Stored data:
* * * * * * *
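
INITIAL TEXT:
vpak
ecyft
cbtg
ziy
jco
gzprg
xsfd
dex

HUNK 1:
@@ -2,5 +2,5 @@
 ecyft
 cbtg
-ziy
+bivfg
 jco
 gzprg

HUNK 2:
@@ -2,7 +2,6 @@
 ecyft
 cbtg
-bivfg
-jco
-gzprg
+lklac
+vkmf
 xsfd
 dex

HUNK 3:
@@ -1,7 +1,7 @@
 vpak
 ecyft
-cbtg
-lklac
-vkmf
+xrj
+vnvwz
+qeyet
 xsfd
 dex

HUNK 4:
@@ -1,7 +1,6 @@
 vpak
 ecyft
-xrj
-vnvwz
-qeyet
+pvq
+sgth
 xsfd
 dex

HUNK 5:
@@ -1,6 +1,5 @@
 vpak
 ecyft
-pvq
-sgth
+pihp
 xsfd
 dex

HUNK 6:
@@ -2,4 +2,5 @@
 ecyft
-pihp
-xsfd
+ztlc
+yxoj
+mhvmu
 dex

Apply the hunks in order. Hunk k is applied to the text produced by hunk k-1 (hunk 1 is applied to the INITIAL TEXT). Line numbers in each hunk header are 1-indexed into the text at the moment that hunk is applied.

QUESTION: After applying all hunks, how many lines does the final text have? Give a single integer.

Answer: 6

Derivation:
Hunk 1: at line 2 remove [ziy] add [bivfg] -> 8 lines: vpak ecyft cbtg bivfg jco gzprg xsfd dex
Hunk 2: at line 2 remove [bivfg,jco,gzprg] add [lklac,vkmf] -> 7 lines: vpak ecyft cbtg lklac vkmf xsfd dex
Hunk 3: at line 1 remove [cbtg,lklac,vkmf] add [xrj,vnvwz,qeyet] -> 7 lines: vpak ecyft xrj vnvwz qeyet xsfd dex
Hunk 4: at line 1 remove [xrj,vnvwz,qeyet] add [pvq,sgth] -> 6 lines: vpak ecyft pvq sgth xsfd dex
Hunk 5: at line 1 remove [pvq,sgth] add [pihp] -> 5 lines: vpak ecyft pihp xsfd dex
Hunk 6: at line 2 remove [pihp,xsfd] add [ztlc,yxoj,mhvmu] -> 6 lines: vpak ecyft ztlc yxoj mhvmu dex
Final line count: 6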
* * * * * * *
**What the task asks**. Retype all of the records above, keeping them identical.

**Result of the task**.
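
INITIAL TEXT:
vpak
ecyft
cbtg
ziy
jco
gzprg
xsfd
dex

HUNK 1:
@@ -2,5 +2,5 @@
 ecyft
 cbtg
-ziy
+bivfg
 jco
 gzprg

HUNK 2:
@@ -2,7 +2,6 @@
 ecyft
 cbtg
-bivfg
-jco
-gzprg
+lklac
+vkmf
 xsfd
 dex

HUNK 3:
@@ -1,7 +1,7 @@
 vpak
 ecyft
-cbtg
-lklac
-vkmf
+xrj
+vnvwz
+qeyet
 xsfd
 dex

HUNK 4:
@@ -1,7 +1,6 @@
 vpak
 ecyft
-xrj
-vnvwz
-qeyet
+pvq
+sgth
 xsfd
 dex

HUNK 5:
@@ -1,6 +1,5 @@
 vpak
 ecyft
-pvq
-sgth
+pihp
 xsfd
 dex

HUNK 6:
@@ -2,4 +2,5 @@
 ecyft
-pihp
-xsfd
+ztlc
+yxoj
+mhvmu
 dex

Apply the hunks in order. Hunk k is applied to the text produced by hunk k-1 (hunk 1 is applied to the INITIAL TEXT). Line numbers in each hunk header are 1-indexed into the text at the moment that hunk is applied.

QUESTION: After applying all hunks, how many lines does the final text have? Give a single integer.

Answer: 6

Derivation:
Hunk 1: at line 2 remove [ziy] add [bivfg] -> 8 lines: vpak ecyft cbtg bivfg jco gzprg xsfd dex
Hunk 2: at line 2 remove [bivfg,jco,gzprg] add [lklac,vkmf] -> 7 lines: vpak ecyft cbtg lklac vkmf xsfd dex
Hunk 3: at line 1 remove [cbtg,lklac,vkmf] add [xrj,vnvwz,qeyet] -> 7 lines: vpak ecyft xrj vnvwz qeyet xsfd dex
Hunk 4: at line 1 remove [xrj,vnvwz,qeyet] add [pvq,sgth] -> 6 lines: vpak ecyft pvq sgth xsfd dex
Hunk 5: at line 1 remove [pvq,sgth] add [pihp] -> 5 lines: vpak ecyft pihp xsfd dex
Hunk 6: at line 2 remove [pihp,xsfd] add [ztlc,yxoj,mhvmu] -> 6 lines: vpak ecyft ztlc yxoj mhvmu dex
Final line count: 6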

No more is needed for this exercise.